RECORDS:
"""

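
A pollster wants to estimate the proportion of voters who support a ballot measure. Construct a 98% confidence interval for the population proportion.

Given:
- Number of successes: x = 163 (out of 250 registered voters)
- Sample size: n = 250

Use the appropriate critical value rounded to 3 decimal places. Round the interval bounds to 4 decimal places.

Sample proportion: p̂ = 163/250 = 0.652000

Check conditions for normal approximation:
  np̂ = 163 ≥ 10 ✓
  n(1-p̂) = 87 ≥ 10 ✓

The sample is large enough, so use a z-interval (normal approximation) for the proportion.

For 98% confidence, z* = 2.326 (from standard normal table)

Standard error: SE = √(p̂(1-p̂)/n) = √(0.652000×0.348000/250) = 0.03012613

Margin of error: E = z* × SE = 2.326 × 0.03012613 = 0.070073

Z-interval: p̂ ± E = 0.652000 ± 0.070073 = (0.581927, 0.722073)

Rounded to 4 decimal places:

(0.5819, 0.7221)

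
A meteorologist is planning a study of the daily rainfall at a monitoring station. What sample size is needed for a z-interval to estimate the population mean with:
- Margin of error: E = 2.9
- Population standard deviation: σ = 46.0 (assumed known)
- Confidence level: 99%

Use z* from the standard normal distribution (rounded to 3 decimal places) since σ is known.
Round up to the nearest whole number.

Using z* since population σ is known (z-interval formula).

For 99% confidence, z* = 2.576 (from standard normal table)

Sample size formula for z-interval: n = (z*σ/E)²

n = (2.576 × 46.0 / 2.9)²
  = (40.860690)²
  = 1669.5960

Round up to the nearest whole number: n = 1670

1670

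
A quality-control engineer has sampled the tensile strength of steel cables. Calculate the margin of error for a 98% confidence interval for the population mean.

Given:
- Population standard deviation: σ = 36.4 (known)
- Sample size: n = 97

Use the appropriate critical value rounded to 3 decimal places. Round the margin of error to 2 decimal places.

The population standard deviation σ is known, so use the z-interval margin of error formula.

For 98% confidence, z* = 2.326 (from standard normal table)

Margin of error formula for z-interval: E = z* × σ/√n

E = 2.326 × 36.4/√97
  = 2.326 × 3.695860
  = 8.5966

Rounded to 2 decimal places:

8.60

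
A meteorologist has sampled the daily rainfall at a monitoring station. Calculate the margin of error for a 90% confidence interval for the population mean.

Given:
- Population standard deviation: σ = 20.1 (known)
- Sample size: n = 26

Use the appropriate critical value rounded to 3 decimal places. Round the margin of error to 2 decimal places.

The population standard deviation σ is known, so use the z-interval margin of error formula.

For 90% confidence, z* = 1.645 (from standard normal table)

Margin of error formula for z-interval: E = z* × σ/√n

E = 1.645 × 20.1/√26
  = 1.645 × 3.941934
  = 6.4845

Rounded to 2 decimal places:

6.48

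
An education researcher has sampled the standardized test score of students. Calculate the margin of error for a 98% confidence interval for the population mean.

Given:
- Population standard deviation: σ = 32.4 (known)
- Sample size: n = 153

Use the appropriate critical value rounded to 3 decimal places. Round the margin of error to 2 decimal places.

The population standard deviation σ is known, so use the z-interval margin of error formula.

For 98% confidence, z* = 2.326 (from standard normal table)

Margin of error formula for z-interval: E = z* × σ/√n

E = 2.326 × 32.4/√153
  = 2.326 × 2.619385
  = 6.0927

Rounded to 2 decimal places:

6.09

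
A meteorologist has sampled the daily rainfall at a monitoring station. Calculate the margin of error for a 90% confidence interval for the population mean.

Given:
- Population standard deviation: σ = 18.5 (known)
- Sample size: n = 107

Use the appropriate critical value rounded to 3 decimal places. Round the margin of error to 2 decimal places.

The population standard deviation σ is known, so use the z-interval margin of error formula.

For 90% confidence, z* = 1.645 (from standard normal table)

Margin of error formula for z-interval: E = z* × σ/√n

E = 1.645 × 18.5/√107
  = 1.645 × 1.788463
  = 2.9420

Rounded to 2 decimal places:

2.94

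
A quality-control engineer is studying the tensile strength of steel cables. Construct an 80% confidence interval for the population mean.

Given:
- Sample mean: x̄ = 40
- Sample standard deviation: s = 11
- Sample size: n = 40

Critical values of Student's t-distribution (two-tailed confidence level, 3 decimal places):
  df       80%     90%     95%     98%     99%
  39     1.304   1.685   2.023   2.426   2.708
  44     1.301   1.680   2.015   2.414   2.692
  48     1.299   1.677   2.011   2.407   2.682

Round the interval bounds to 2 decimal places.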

"""

PROBLEM DETAILS:
All of the entries should be output exactly as they appear above.

SOLUTION FOR THIS EXERCISE:
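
A pollster wants to estimate the proportion of voters who support a ballot measure. Construct a 98% confidence interval for the population proportion.

Given:
- Number of successes: x = 163 (out of 250 registered voters)
- Sample size: n = 250

Use the appropriate critical value rounded to 3 decimal places. Round the interval bounds to 4 decimal places.

Sample proportion: p̂ = 163/250 = 0.652000

Check conditions for normal approximation:
  np̂ = 163 ≥ 10 ✓
  n(1-p̂) = 87 ≥ 10 ✓

The sample is large enough, so use a z-interval (normal approximation) for the proportion.

For 98% confidence, z* = 2.326 (from standard normal table)

Standard error: SE = √(p̂(1-p̂)/n) = √(0.652000×0.348000/250) = 0.03012613

Margin of error: E = z* × SE = 2.326 × 0.03012613 = 0.070073

Z-interval: p̂ ± E = 0.652000 ± 0.070073 = (0.581927, 0.722073)

Rounded to 4 decimal places:

(0.5819, 0.7221)

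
A meteorologist is planning a study of the daily rainfall at a monitoring station. What sample size is needed for a z-interval to estimate the population mean with:
- Margin of error: E = 2.9
- Population standard deviation: σ = 46.0 (assumed known)
- Confidence level: 99%

Use z* from the standard normal distribution (rounded to 3 decimal places) since σ is known.
Round up to the nearest whole number.

Using z* since population σ is known (z-interval formula).

For 99% confidence, z* = 2.576 (from standard normal table)

Sample size formula for z-interval: n = (z*σ/E)²

n = (2.576 × 46.0 / 2.9)²
  = (40.860690)²
  = 1669.5960

Round up to the nearest whole number: n = 1670

1670

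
A quality-control engineer has sampled the tensile strength of steel cables. Calculate the margin of error for a 98% confidence interval for the population mean.

Given:
- Population standard deviation: σ = 36.4 (known)
- Sample size: n = 97

Use the appropriate critical value rounded to 3 decimal places. Round the margin of error to 2 decimal places.

The population standard deviation σ is known, so use the z-interval margin of error formula.

For 98% confidence, z* = 2.326 (from standard normal table)

Margin of error formula for z-interval: E = z* × σ/√n

E = 2.326 × 36.4/√97
  = 2.326 × 3.695860
  = 8.5966

Rounded to 2 decimal places:

8.60

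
A meteorologist has sampled the daily rainfall at a monitoring station. Calculate the margin of error for a 90% confidence interval for the population mean.

Given:
- Population standard deviation: σ = 20.1 (known)
- Sample size: n = 26

Use the appropriate critical value rounded to 3 decimal places. Round the margin of error to 2 decimal places.

The population standard deviation σ is known, so use the z-interval margin of error formula.

For 90% confidence, z* = 1.645 (from standard normal table)

Margin of error formula for z-interval: E = z* × σ/√n

E = 1.645 × 20.1/√26
  = 1.645 × 3.941934
  = 6.4845

Rounded to 2 decimal places:

6.48

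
An education researcher has sampled the standardized test score of students. Calculate the margin of error for a 98% confidence interval for the population mean.

Given:
- Population standard deviation: σ = 32.4 (known)
- Sample size: n = 153

Use the appropriate critical value rounded to 3 decimal places. Round the margin of error to 2 decimal places.

The population standard deviation σ is known, so use the z-interval margin of error formula.

For 98% confidence, z* = 2.326 (from standard normal table)

Margin of error formula for z-interval: E = z* × σ/√n

E = 2.326 × 32.4/√153
  = 2.326 × 2.619385
  = 6.0927

Rounded to 2 decimal places:

6.09

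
A meteorologist has sampled the daily rainfall at a monitoring station. Calculate the margin of error for a 90% confidence interval for the population mean.

Given:
- Population standard deviation: σ = 18.5 (known)
- Sample size: n = 107

Use the appropriate critical value rounded to 3 decimal places. Round the margin of error to 2 decimal places.

The population standard deviation σ is known, so use the z-interval margin of error formula.

For 90% confidence, z* = 1.645 (from standard normal table)

Margin of error formula for z-interval: E = z* × σ/√n

E = 1.645 × 18.5/√107
  = 1.645 × 1.788463
  = 2.9420

Rounded to 2 decimal places:

2.94

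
A quality-control engineer is studying the tensile strength of steel cables. Construct an 80% confidence interval for the population mean.

Given:
- Sample mean: x̄ = 40
- Sample standard deviation: s = 11
- Sample size: n = 40

Critical values of Student's t-distribution (two-tailed confidence level, 3 decimal places):
  df       80%     90%     95%     98%     99%
  39     1.304   1.685   2.023   2.426   2.708
  44     1.301   1.680   2.015   2.414   2.692
  48     1.299   1.677   2.011   2.407   2.682

Round the interval bounds to 2 decimal places.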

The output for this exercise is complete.